====== RECORDS FOR THE EXERCISE

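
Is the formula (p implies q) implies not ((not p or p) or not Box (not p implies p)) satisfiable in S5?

Yes, satisfiable

1. (p implies q) implies not ((not p or p) or not Box (not p implies p)), u
2. not (p implies q), u   [implies-rule on 1 (branches; this branch)]
3. p, u   [neg-implies-rule on 2]
4. not q, u   [neg-implies-rule on 2]
Accessibility: uRu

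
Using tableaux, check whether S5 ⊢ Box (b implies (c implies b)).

Valid in S5

Tableau for the negation not Box (b implies (c implies b)):
1. not Box (b implies (c implies b)), w0
2. not (b implies (c implies b)), w1
3. b, w1
4. not (c implies b), w1
5. c, w1
6. not b, w1
Accessibility: w0Rw0, w0Rw1, w1Rw0, w1Rw1
Branch closes: b and not b both at w1.
All branches of the negation close; one closing branch shown above.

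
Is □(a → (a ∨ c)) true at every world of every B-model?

Yes, valid

Tableau for the negation ¬□(a → (a ∨ c)):
1. ¬□(a → (a ∨ c)), 0
2. ¬(a → (a ∨ c)), 1
3. a, 1
4. ¬(a ∨ c), 1
5. ¬a, 1
6. ¬c, 1
Accessibility: 0R0, 0R1, 1R0, 1R1
Branch closes: a and ¬a both at 1.
Every branch of the negation's tableau closes; the branch above is one of them.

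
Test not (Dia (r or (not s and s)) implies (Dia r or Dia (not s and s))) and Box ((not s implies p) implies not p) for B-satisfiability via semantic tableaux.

1. not (Dia (r or (not s and s)) implies (Dia r or Dia (not s and s))) and Box ((not s implies p) implies not p), u
2. not (Dia (r or (not s and s)) implies (Dia r or Dia (not s and s))), u   [and-rule on 1]
3. Box ((not s implies p) implies not p), u   [and-rule on 1]
4. Dia (r or (not s and s)), u   [neg-implies-rule on 2]
5. not (Dia r or Dia (not s and s)), u   [neg-implies-rule on 2]
6. not Dia r, u   [neg-or-rule on 5]
7. not Dia (not s and s), u   [neg-or-rule on 5]
8. (not s implies p) implies not p, u   [Box-rule on 3 via uRu]
9. not r, u   [neg-Dia-rule on 6 via uRu]
10. not (not s and s), u   [neg-Dia-rule on 7 via uRu]
11. not (not s implies p), u   [implies-rule on 8 (branches; this branch)]
12. not s, u   [neg-implies-rule on 11]
13. not p, u   [neg-implies-rule on 11]
14. r or (not s and s), v   [Dia-rule on 4: fresh world v, uRv]
15. (not s implies p) implies not p, v   [Box-rule on 3 via uRv]
16. not r, v   [neg-Dia-rule on 6 via uRv]
17. not (not s and s), v   [neg-Dia-rule on 7 via uRv]
18. not s and s, v   [or-rule on 14 (branches; this branch)]
19. not s, v   [and-rule on 18]
20. s, v   [and-rule on 18]
Accessibility: uRu, uRv, vRu, vRv
Branch closes: s and not s both at v.
Every branch closes; the branch above is one of them.

No, unsatisfiable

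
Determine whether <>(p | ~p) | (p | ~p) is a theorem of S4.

Valid

Tableau for the negation ~(<>(p | ~p) | (p | ~p)):
1. ~(<>(p | ~p) | (p | ~p)), u
2. ~<>(p | ~p), u   [~|-rule on 1]
3. ~(p | ~p), u   [~|-rule on 1]
4. ~p, u   [~|-rule on 3]
5. p, u   [~|-rule on 3]
Accessibility: uRu
Branch closes: p and ~p both at u.
All branches of the negation close; one closing branch shown above.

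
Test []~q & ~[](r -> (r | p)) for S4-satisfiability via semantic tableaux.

1. []~q & ~[](r -> (r | p)), w0
2. []~q, w0
3. ~[](r -> (r | p)), w0
4. ~q, w0
5. ~(r -> (r | p)), w1
6. r, w1
7. ~(r | p), w1
8. ~r, w1
9. ~p, w1
Accessibility: w0Rw0, w0Rw1, w1Rw1
Branch closes: r and ~r both at w1.
(One branch shown.) All branches close.

No, unsatisfiable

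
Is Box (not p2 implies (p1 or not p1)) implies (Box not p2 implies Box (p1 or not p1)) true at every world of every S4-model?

Tableau for the negation not (Box (not p2 implies (p1 or not p1)) implies (Box not p2 implies Box (p1 or not p1))):
1. not (Box (not p2 implies (p1 or not p1)) implies (Box not p2 implies Box (p1 or not p1))), w0
2. Box (not p2 implies (p1 or not p1)), w0
3. not (Box not p2 implies Box (p1 or not p1)), w0
4. Box not p2, w0
5. not Box (p1 or not p1), w0
6. not p2 implies (p1 or not p1), w0
7. not p2, w0
8. p1 or not p1, w0
9. not p1, w0
10. not (p1 or not p1), w1
11. not p1, w1
12. p1, w1
Accessibility: w0Rw0, w0Rw1, w1Rw1
Branch closes: p1 and not p1 both at w1.
Every branch of the negation's tableau closes; the branch above is one of them.

Yes, valid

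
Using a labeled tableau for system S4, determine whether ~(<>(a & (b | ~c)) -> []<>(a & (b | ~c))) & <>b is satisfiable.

1. ~(<>(a & (b | ~c)) -> []<>(a & (b | ~c))) & <>b, w0
2. ~(<>(a & (b | ~c)) -> []<>(a & (b | ~c))), w0
3. <>b, w0
4. <>(a & (b | ~c)), w0
5. ~[]<>(a & (b | ~c)), w0
6. b, w1
7. a & (b | ~c), w2
8. a, w2
9. b | ~c, w2
10. ~c, w2
11. ~<>(a & (b | ~c)), w3
12. ~(a & (b | ~c)), w3
13. ~(b | ~c), w3
14. ~b, w3
15. c, w3
Accessibility: w0Rw0, w0Rw1, w0Rw2, w0Rw3, w1Rw1, w2Rw2, w3Rw3

Satisfiable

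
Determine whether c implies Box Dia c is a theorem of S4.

Tableau for the negation not (c implies Box Dia c):
1. not (c implies Box Dia c), w0
2. c, w0   [neg-implies-rule on 1]
3. not Box Dia c, w0   [neg-implies-rule on 1]
4. not Dia c, w1   [neg-Box-rule on 3: fresh world w1, w0Rw1]
5. not c, w1   [neg-Dia-rule on 4 via w1Rw1]
Accessibility: w0Rw0, w0Rw1, w1Rw1
The negation has an open branch (countermodel exists).

Not valid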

============

▶ **PROMPT**
Nothing may be left out. Retype all the entries exactly.

▶ **SOLUTION TO THE EXERCISE**
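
Is the formula (p implies q) implies not ((not p or p) or not Box (not p implies p)) satisfiable in S5?

Yes, satisfiable

1. (p implies q) implies not ((not p or p) or not Box (not p implies p)), u
2. not (p implies q), u   [implies-rule on 1 (branches; this branch)]
3. p, u   [neg-implies-rule on 2]
4. not q, u   [neg-implies-rule on 2]
Accessibility: uRu

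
Using tableaux, check whether S5 ⊢ Box (b implies (c implies b)).

Valid in S5

Tableau for the negation not Box (b implies (c implies b)):
1. not Box (b implies (c implies b)), w0
2. not (b implies (c implies b)), w1
3. b, w1
4. not (c implies b), w1
5. c, w1
6. not b, w1
Accessibility: w0Rw0, w0Rw1, w1Rw0, w1Rw1
Branch closes: b and not b both at w1.
All branches of the negation close; one closing branch shown above.

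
Is □(a → (a ∨ c)) true at every world of every B-model?

Yes, valid

Tableau for the negation ¬□(a → (a ∨ c)):
1. ¬□(a → (a ∨ c)), 0
2. ¬(a → (a ∨ c)), 1
3. a, 1
4. ¬(a ∨ c), 1
5. ¬a, 1
6. ¬c, 1
Accessibility: 0R0, 0R1, 1R0, 1R1
Branch closes: a and ¬a both at 1.
Every branch of the negation's tableau closes; the branch above is one of them.

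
Test not (Dia (r or (not s and s)) implies (Dia r or Dia (not s and s))) and Box ((not s implies p) implies not p) for B-satisfiability via semantic tableaux.

1. not (Dia (r or (not s and s)) implies (Dia r or Dia (not s and s))) and Box ((not s implies p) implies not p), u
2. not (Dia (r or (not s and s)) implies (Dia r or Dia (not s and s))), u   [and-rule on 1]
3. Box ((not s implies p) implies not p), u   [and-rule on 1]
4. Dia (r or (not s and s)), u   [neg-implies-rule on 2]
5. not (Dia r or Dia (not s and s)), u   [neg-implies-rule on 2]
6. not Dia r, u   [neg-or-rule on 5]
7. not Dia (not s and s), u   [neg-or-rule on 5]
8. (not s implies p) implies not p, u   [Box-rule on 3 via uRu]
9. not r, u   [neg-Dia-rule on 6 via uRu]
10. not (not s and s), u   [neg-Dia-rule on 7 via uRu]
11. not (not s implies p), u   [implies-rule on 8 (branches; this branch)]
12. not s, u   [neg-implies-rule on 11]
13. not p, u   [neg-implies-rule on 11]
14. r or (not s and s), v   [Dia-rule on 4: fresh world v, uRv]
15. (not s implies p) implies not p, v   [Box-rule on 3 via uRv]
16. not r, v   [neg-Dia-rule on 6 via uRv]
17. not (not s and s), v   [neg-Dia-rule on 7 via uRv]
18. not s and s, v   [or-rule on 14 (branches; this branch)]
19. not s, v   [and-rule on 18]
20. s, v   [and-rule on 18]
Accessibility: uRu, uRv, vRu, vRv
Branch closes: s and not s both at v.
Every branch closes; the branch above is one of them.

No, unsatisfiable

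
Determine whether <>(p | ~p) | (p | ~p) is a theorem of S4.

Valid

Tableau for the negation ~(<>(p | ~p) | (p | ~p)):
1. ~(<>(p | ~p) | (p | ~p)), u
2. ~<>(p | ~p), u   [~|-rule on 1]
3. ~(p | ~p), u   [~|-rule on 1]
4. ~p, u   [~|-rule on 3]
5. p, u   [~|-rule on 3]
Accessibility: uRu
Branch closes: p and ~p both at u.
All branches of the negation close; one closing branch shown above.

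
Test []~q & ~[](r -> (r | p)) for S4-satisfiability via semantic tableaux.

1. []~q & ~[](r -> (r | p)), w0
2. []~q, w0
3. ~[](r -> (r | p)), w0
4. ~q, w0
5. ~(r -> (r | p)), w1
6. r, w1
7. ~(r | p), w1
8. ~r, w1
9. ~p, w1
Accessibility: w0Rw0, w0Rw1, w1Rw1
Branch closes: r and ~r both at w1.
(One branch shown.) All branches close.

No, unsatisfiable

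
Is Box (not p2 implies (p1 or not p1)) implies (Box not p2 implies Box (p1 or not p1)) true at every world of every S4-model?

Tableau for the negation not (Box (not p2 implies (p1 or not p1)) implies (Box not p2 implies Box (p1 or not p1))):
1. not (Box (not p2 implies (p1 or not p1)) implies (Box not p2 implies Box (p1 or not p1))), w0
2. Box (not p2 implies (p1 or not p1)), w0
3. not (Box not p2 implies Box (p1 or not p1)), w0
4. Box not p2, w0
5. not Box (p1 or not p1), w0
6. not p2 implies (p1 or not p1), w0
7. not p2, w0
8. p1 or not p1, w0
9. not p1, w0
10. not (p1 or not p1), w1
11. not p1, w1
12. p1, w1
Accessibility: w0Rw0, w0Rw1, w1Rw1
Branch closes: p1 and not p1 both at w1.
Every branch of the negation's tableau closes; the branch above is one of them.

Yes, valid

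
Using a labeled tableau for system S4, determine whether ~(<>(a & (b | ~c)) -> []<>(a & (b | ~c))) & <>b is satisfiable.

1. ~(<>(a & (b | ~c)) -> []<>(a & (b | ~c))) & <>b, w0
2. ~(<>(a & (b | ~c)) -> []<>(a & (b | ~c))), w0
3. <>b, w0
4. <>(a & (b | ~c)), w0
5. ~[]<>(a & (b | ~c)), w0
6. b, w1
7. a & (b | ~c), w2
8. a, w2
9. b | ~c, w2
10. ~c, w2
11. ~<>(a & (b | ~c)), w3
12. ~(a & (b | ~c)), w3
13. ~(b | ~c), w3
14. ~b, w3
15. c, w3
Accessibility: w0Rw0, w0Rw1, w0Rw2, w0Rw3, w1Rw1, w2Rw2, w3Rw3

Satisfiable

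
Determine whether c implies Box Dia c is a theorem of S4.

Tableau for the negation not (c implies Box Dia c):
1. not (c implies Box Dia c), w0
2. c, w0   [neg-implies-rule on 1]
3. not Box Dia c, w0   [neg-implies-rule on 1]
4. not Dia c, w1   [neg-Box-rule on 3: fresh world w1, w0Rw1]
5. not c, w1   [neg-Dia-rule on 4 via w1Rw1]
Accessibility: w0Rw0, w0Rw1, w1Rw1
The negation has an open branch (countermodel exists).

Not valid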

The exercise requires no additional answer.